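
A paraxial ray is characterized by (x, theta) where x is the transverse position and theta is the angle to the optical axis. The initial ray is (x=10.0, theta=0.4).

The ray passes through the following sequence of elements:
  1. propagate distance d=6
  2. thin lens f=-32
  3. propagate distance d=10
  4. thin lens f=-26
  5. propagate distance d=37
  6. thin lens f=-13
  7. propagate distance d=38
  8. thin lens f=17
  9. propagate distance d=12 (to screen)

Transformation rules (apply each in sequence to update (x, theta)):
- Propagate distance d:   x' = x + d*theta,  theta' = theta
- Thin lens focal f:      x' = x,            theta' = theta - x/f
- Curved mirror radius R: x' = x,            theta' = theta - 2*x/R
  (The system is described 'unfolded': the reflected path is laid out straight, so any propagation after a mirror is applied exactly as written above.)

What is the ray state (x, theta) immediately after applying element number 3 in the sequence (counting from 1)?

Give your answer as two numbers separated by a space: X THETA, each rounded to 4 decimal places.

Answer: 20.2750 0.7875

Derivation:
Initial: x=10.0000 theta=0.4000
After 1 (propagate distance d=6): x=12.4000 theta=0.4000
After 2 (thin lens f=-32): x=12.4000 theta=0.7875
After 3 (propagate distance d=10): x=20.2750 theta=0.7875
Rounded to 4 decimal places: x = 20.2750, theta = 0.7875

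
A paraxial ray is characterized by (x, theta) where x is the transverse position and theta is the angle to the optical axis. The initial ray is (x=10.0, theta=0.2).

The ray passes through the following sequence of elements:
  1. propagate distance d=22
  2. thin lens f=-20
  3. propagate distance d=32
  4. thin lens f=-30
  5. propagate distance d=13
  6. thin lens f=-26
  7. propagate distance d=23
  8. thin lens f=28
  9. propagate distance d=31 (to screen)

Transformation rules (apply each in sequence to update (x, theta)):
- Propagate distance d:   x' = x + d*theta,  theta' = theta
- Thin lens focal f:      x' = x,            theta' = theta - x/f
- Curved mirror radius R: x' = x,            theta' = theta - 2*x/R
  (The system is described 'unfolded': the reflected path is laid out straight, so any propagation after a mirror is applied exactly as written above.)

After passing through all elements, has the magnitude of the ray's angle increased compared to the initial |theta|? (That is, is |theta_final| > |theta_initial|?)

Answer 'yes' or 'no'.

Initial: x=10.0000 theta=0.2000
After 1 (propagate distance d=22): x=14.4000 theta=0.2000
After 2 (thin lens f=-20): x=14.4000 theta=0.9200
After 3 (propagate distance d=32): x=43.8400 theta=0.9200
After 4 (thin lens f=-30): x=43.8400 theta=893/375 (≈2.3813)
After 5 (propagate distance d=13): x=28049/375 (≈74.7973) theta=893/375 (≈2.3813)
After 6 (thin lens f=-26): x=28049/375 (≈74.7973) theta=17089/3250 (≈5.2582)
After 7 (propagate distance d=23): x=381683/1950 (≈195.7349) theta=17089/3250 (≈5.2582)
After 8 (thin lens f=28): x=381683/1950 (≈195.7349) theta=-472939/273000 (≈-1.7324)
After 9 (propagate distance d=31 (to screen)): x=12924837/91000 (≈142.0312) theta=-472939/273000 (≈-1.7324)
|theta_initial|=0.2000 |theta_final|=472939/273000 (≈1.7324) -> increased

Answer: yes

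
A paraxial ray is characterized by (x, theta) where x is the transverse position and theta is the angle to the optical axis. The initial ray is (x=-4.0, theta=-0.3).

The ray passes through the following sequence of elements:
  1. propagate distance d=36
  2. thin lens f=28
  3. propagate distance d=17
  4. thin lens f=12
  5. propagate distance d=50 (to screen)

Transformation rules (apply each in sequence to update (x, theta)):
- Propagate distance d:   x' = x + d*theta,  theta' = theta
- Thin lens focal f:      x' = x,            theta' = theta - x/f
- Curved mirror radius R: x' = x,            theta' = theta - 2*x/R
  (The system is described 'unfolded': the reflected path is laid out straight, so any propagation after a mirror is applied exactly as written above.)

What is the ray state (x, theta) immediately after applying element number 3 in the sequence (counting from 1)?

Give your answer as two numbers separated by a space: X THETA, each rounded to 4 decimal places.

Answer: -10.9143 0.2286

Derivation:
Initial: x=-4.0000 theta=-0.3000
After 1 (propagate distance d=36): x=-14.8000 theta=-0.3000
After 2 (thin lens f=28): x=-14.8000 theta=8/35 (≈0.2286)
After 3 (propagate distance d=17): x=-382/35 (≈-10.9143) theta=8/35 (≈0.2286)
Rounded to 4 decimal places: x = -10.9143, theta = 0.2286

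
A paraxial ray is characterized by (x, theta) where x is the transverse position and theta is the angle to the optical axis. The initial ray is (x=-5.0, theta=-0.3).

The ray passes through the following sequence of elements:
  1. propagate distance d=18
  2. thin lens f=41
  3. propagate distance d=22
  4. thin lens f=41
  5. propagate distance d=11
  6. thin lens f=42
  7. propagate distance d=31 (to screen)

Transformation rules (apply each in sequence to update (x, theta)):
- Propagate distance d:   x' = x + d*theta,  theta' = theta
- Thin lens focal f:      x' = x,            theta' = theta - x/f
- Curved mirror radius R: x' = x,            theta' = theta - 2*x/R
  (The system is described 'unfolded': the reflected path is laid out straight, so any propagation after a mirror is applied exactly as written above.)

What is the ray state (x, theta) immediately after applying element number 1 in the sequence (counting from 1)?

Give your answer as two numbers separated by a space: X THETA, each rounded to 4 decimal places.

Answer: -10.4000 -0.3000

Derivation:
Initial: x=-5.0000 theta=-0.3000
After 1 (propagate distance d=18): x=-10.4000 theta=-0.3000
Rounded to 4 decimal places: x = -10.4000, theta = -0.3000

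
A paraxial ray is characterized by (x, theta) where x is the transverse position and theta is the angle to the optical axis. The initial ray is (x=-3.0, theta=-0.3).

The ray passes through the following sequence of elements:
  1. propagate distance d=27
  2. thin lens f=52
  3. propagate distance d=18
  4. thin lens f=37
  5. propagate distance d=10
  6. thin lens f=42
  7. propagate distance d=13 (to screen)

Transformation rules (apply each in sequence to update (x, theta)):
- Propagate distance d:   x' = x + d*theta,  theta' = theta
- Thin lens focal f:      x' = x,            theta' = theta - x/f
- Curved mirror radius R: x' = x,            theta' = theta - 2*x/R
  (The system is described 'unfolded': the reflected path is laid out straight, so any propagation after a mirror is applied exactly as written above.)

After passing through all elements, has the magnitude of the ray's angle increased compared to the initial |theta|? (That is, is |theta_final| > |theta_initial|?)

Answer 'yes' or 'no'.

Initial: x=-3.0000 theta=-0.3000
After 1 (propagate distance d=27): x=-11.1000 theta=-0.3000
After 2 (thin lens f=52): x=-11.1000 theta=-9/104 (≈-0.0865)
After 3 (propagate distance d=18): x=-3291/260 (≈-12.6577) theta=-9/104 (≈-0.0865)
After 4 (thin lens f=37): x=-3291/260 (≈-12.6577) theta=4917/19240 (≈0.2556)
After 5 (propagate distance d=10): x=-48591/4810 (≈-10.1021) theta=4917/19240 (≈0.2556)
After 6 (thin lens f=42): x=-48591/4810 (≈-10.1021) theta=66813/134680 (≈0.4961)
After 7 (propagate distance d=13 (to screen)): x=-491979/134680 (≈-3.6529) theta=66813/134680 (≈0.4961)
|theta_initial|=0.3000 |theta_final|=66813/134680 (≈0.4961) -> increased

Answer: yes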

ACTIVITY
With "optical" as the string to find, copy every line of the records that holds it.

EXPECTED ANSWER
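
A paraxial ray is characterized by (x, theta) where x is the transverse position and theta is the angle to the optical axis. The initial ray is (x=10.0, theta=0.4).
A paraxial ray is characterized by (x, theta) where x is the transverse position and theta is the angle to the optical axis. The initial ray is (x=10.0, theta=0.2).
A paraxial ray is characterized by (x, theta) where x is the transverse position and theta is the angle to the optical axis. The initial ray is (x=-4.0, theta=-0.3).
A paraxial ray is characterized by (x, theta) where x is the transverse position and theta is the angle to the optical axis. The initial ray is (x=-5.0, theta=-0.3).
A paraxial ray is characterized by (x, theta) where x is the transverse position and theta is the angle to the optical axis. The initial ray is (x=-3.0, theta=-0.3).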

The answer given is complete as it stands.